* _Provided records_:

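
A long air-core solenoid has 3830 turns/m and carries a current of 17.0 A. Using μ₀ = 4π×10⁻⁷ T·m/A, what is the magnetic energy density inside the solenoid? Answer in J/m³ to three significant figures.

u ≈ 2660 J/m³

B = μ₀nI = (4π×10⁻⁷)(3.830×10^3)(17.0) = 8.182×10^-2 T.
u = B²/(2μ₀) = (8.182×10^-2)²/(2×4π×10⁻⁷) = 2.664×10^3 J/m³.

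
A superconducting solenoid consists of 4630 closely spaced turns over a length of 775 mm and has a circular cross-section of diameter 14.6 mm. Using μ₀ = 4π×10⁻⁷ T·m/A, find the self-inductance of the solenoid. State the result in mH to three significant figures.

A = π(d/2)² = π(7.300×10^-3 m)² = 1.674×10^-4 m².
For a long solenoid, L = μ₀N²A/ℓ.
L = (4π×10⁻⁷)(4630)²(1.674×10^-4)/(0.775 m) = 5.819×10^-3 H.

L ≈ 5.82 mH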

* _Requirement_:
Type out the material above once more, exactly.

* _Your response_:
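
A long air-core solenoid has 3830 turns/m and carries a current of 17.0 A. Using μ₀ = 4π×10⁻⁷ T·m/A, what is the magnetic energy density inside the solenoid? Answer in J/m³ to three significant figures.

u ≈ 2660 J/m³

B = μ₀nI = (4π×10⁻⁷)(3.830×10^3)(17.0) = 8.182×10^-2 T.
u = B²/(2μ₀) = (8.182×10^-2)²/(2×4π×10⁻⁷) = 2.664×10^3 J/m³.

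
A superconducting solenoid consists of 4630 closely spaced turns over a length of 775 mm and has a circular cross-section of diameter 14.6 mm. Using μ₀ = 4π×10⁻⁷ T·m/A, find the self-inductance of the solenoid. State the result in mH to three significant figures.

A = π(d/2)² = π(7.300×10^-3 m)² = 1.674×10^-4 m².
For a long solenoid, L = μ₀N²A/ℓ.
L = (4π×10⁻⁷)(4630)²(1.674×10^-4)/(0.775 m) = 5.819×10^-3 H.

L ≈ 5.82 mH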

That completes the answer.